From the first record through the last, copy each one exactly.

* Data under study *

※

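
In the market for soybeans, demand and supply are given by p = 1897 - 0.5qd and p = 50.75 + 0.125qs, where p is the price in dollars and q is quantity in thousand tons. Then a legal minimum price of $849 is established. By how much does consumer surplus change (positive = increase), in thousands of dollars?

Rearranging demand gives qd = 3794 - 2p; rearranging supply gives qs = 8p - 406. In a free market, 3794 - 2p = 8p - 406 gives the equilibrium p* = 420, q* = 2954.
Because the floor (849) lies above the market-clearing price, it is binding.
At p = 849: qd = 3794 - 2·849 = 2096 and qs = 8·849 - 406 = 6386.
Consumer surplus without the control is ½ · (1897 - 420) · 2954 = 2181529.
With the floor, consumers buy 2096 units at 849, so CS = ½ · (1897 - 849) · 2096 = 1098304.
Change in consumer surplus = 1098304 - 2181529 = -1083225.

-1083225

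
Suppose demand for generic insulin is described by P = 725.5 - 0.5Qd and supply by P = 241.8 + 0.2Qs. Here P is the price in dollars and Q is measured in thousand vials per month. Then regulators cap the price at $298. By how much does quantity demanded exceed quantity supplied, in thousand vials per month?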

※

* Solution to this problem *
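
In the market for soybeans, demand and supply are given by p = 1897 - 0.5qd and p = 50.75 + 0.125qs, where p is the price in dollars and q is quantity in thousand tons. Then a legal minimum price of $849 is established. By how much does consumer surplus change (positive = increase), in thousands of dollars?

Rearranging demand gives qd = 3794 - 2p; rearranging supply gives qs = 8p - 406. In a free market, 3794 - 2p = 8p - 406 gives the equilibrium p* = 420, q* = 2954.
Because the floor (849) lies above the market-clearing price, it is binding.
At p = 849: qd = 3794 - 2·849 = 2096 and qs = 8·849 - 406 = 6386.
Consumer surplus without the control is ½ · (1897 - 420) · 2954 = 2181529.
With the floor, consumers buy 2096 units at 849, so CS = ½ · (1897 - 849) · 2096 = 1098304.
Change in consumer surplus = 1098304 - 2181529 = -1083225.

-1083225

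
Suppose demand for generic insulin is described by P = 725.5 - 0.5Qd and supply by P = 241.8 + 0.2Qs. Here P is the price in dollars and Q is measured in thousand vials per month. Then regulators cap the price at $298. By how much does quantity demanded exceed quantity supplied, in thousand vials per month?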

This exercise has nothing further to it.